[PROVIDED RECORDS Boundary: Start]
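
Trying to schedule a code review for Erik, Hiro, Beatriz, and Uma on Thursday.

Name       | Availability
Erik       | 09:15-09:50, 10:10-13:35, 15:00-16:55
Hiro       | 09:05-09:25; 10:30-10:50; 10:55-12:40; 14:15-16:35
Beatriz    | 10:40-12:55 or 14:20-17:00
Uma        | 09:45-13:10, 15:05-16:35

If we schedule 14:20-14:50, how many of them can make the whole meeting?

2

Hiro and Beatriz can make the full 14:20-14:50 slot — that's 2.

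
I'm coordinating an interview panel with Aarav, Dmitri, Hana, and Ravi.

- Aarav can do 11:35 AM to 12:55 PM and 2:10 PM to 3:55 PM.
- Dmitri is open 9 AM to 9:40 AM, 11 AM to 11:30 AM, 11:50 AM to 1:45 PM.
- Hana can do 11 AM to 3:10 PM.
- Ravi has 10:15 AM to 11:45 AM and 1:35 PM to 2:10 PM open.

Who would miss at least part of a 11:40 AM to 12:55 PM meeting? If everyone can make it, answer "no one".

Dmitri, Ravi

Aarav: free for 11:40-12:55. Dmitri: not fully free for 11:40-12:55. Hana: free for 11:40-12:55. Ravi: not fully free for 11:40-12:55.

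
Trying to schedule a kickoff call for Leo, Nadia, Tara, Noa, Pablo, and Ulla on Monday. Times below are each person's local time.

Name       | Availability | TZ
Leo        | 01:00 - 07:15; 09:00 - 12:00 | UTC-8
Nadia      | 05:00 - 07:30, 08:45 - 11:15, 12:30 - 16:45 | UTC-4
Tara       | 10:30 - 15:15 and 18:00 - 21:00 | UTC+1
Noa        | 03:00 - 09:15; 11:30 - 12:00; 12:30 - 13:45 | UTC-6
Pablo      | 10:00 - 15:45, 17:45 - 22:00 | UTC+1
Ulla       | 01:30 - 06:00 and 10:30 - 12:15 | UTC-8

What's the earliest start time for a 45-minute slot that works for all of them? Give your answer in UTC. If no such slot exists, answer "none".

Leo in UTC: 09:00-15:15, 17:00-20:00 (add 8h to convert from UTC-8).
Nadia in UTC: 09:00-11:30, 12:45-15:15, 16:30-20:45 (add 4h to convert from UTC-4).
Tara in UTC: 09:30-14:15, 17:00-20:00 (subtract 1h to convert from UTC+1).
Noa in UTC: 09:00-15:15, 17:30-18:00, 18:30-19:45 (add 6h to convert from UTC-6).
Pablo in UTC: 09:00-14:45, 16:45-21:00 (subtract 1h to convert from UTC+1).
Ulla in UTC: 09:30-14:00, 18:30-20:15 (add 8h to convert from UTC-8).
Leo ∩ Nadia: 09:00-11:30, 12:45-15:15, 17:00-20:00.
Leo ∩ Nadia ∩ Tara: 09:30-11:30, 12:45-14:15, 17:00-20:00.
Leo ∩ Nadia ∩ Tara ∩ Noa: 09:30-11:30, 12:45-14:15, 17:30-18:00, 18:30-19:45.
Leo ∩ Nadia ∩ Tara ∩ Noa ∩ Pablo: 09:30-11:30, 12:45-14:15, 17:30-18:00, 18:30-19:45.
Leo ∩ Nadia ∩ Tara ∩ Noa ∩ Pablo ∩ Ulla: 09:30-11:30, 12:45-14:00, 18:30-19:45.
The first common window of at least 45 minutes is 09:30-11:30, so the earliest start is 09:30.

09:30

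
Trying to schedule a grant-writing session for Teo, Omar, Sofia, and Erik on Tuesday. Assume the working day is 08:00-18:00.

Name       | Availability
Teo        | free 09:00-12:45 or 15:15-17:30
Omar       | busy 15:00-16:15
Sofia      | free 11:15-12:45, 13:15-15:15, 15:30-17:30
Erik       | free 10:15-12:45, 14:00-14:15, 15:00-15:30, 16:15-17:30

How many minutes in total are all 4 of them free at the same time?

165

Teo free: 09:00-12:45, 15:15-17:30.
Omar free: 08:00-15:00, 16:15-18:00 (invert busy blocks within the working day).
Sofia free: 11:15-12:45, 13:15-15:15, 15:30-17:30.
Erik free: 10:15-12:45, 14:00-14:15, 15:00-15:30, 16:15-17:30.
Teo ∩ Omar: 09:00-12:45, 16:15-17:30.
Teo ∩ Omar ∩ Sofia: 11:15-12:45, 16:15-17:30.
Teo ∩ Omar ∩ Sofia ∩ Erik: 11:15-12:45, 16:15-17:30.
Summing the common windows: 90 + 75 = 165 minutes.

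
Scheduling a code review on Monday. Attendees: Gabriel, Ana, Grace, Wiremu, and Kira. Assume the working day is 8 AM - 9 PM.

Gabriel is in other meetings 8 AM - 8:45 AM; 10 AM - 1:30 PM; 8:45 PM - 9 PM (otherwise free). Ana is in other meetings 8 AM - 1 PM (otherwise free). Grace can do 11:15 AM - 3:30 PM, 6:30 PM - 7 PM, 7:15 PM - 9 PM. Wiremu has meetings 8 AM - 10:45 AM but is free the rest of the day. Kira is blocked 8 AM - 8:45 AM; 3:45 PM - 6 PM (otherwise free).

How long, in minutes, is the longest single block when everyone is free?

Gabriel free: 08:45-10:00, 13:30-20:45 (invert busy blocks within the working day).
Ana free: 13:00-21:00 (invert busy blocks within the working day).
Grace free: 11:15-15:30, 18:30-19:00, 19:15-21:00.
Wiremu free: 10:45-21:00 (invert busy blocks within the working day).
Kira free: 08:45-15:45, 18:00-21:00 (invert busy blocks within the working day).
Gabriel ∩ Ana: 13:30-20:45.
Gabriel ∩ Ana ∩ Grace: 13:30-15:30, 18:30-19:00, 19:15-20:45.
Gabriel ∩ Ana ∩ Grace ∩ Wiremu: 13:30-15:30, 18:30-19:00, 19:15-20:45.
Gabriel ∩ Ana ∩ Grace ∩ Wiremu ∩ Kira: 13:30-15:30, 18:30-19:00, 19:15-20:45.
The longest is 13:30-15:30 at 120 minutes.

120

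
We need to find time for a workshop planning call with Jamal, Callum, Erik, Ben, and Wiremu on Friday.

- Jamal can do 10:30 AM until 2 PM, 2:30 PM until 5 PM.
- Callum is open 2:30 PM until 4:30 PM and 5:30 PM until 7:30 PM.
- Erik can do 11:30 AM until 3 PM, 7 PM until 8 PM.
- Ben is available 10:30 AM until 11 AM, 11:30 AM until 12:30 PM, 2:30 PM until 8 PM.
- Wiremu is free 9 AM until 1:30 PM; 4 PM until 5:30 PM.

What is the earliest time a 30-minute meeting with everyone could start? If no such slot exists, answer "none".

none

Jamal ∩ Callum: 14:30-16:30.
Jamal ∩ Callum ∩ Erik: 14:30-15:00.
Jamal ∩ Callum ∩ Erik ∩ Ben: 14:30-15:00.
Jamal ∩ Callum ∩ Erik ∩ Ben ∩ Wiremu: ∅.
There is no time when everyone is free.
No common window is at least 30 minutes long.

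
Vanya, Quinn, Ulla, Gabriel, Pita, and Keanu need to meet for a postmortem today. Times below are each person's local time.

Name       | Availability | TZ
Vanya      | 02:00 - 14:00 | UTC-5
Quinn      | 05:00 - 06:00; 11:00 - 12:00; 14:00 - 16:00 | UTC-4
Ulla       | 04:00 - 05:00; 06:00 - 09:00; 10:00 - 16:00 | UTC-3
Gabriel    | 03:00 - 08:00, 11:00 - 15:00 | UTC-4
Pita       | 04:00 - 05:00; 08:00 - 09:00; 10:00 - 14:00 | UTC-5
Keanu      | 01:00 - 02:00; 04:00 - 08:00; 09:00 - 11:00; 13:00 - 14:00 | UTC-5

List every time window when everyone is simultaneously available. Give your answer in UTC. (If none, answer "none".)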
[PROVIDED RECORDS Boundary: End]
**WHAT YOU HAVE TO DO:**
Find and count the lines of the data that include the string "each", and report that figure by itself.

**RESULT OF THIS EXERCISE:**
2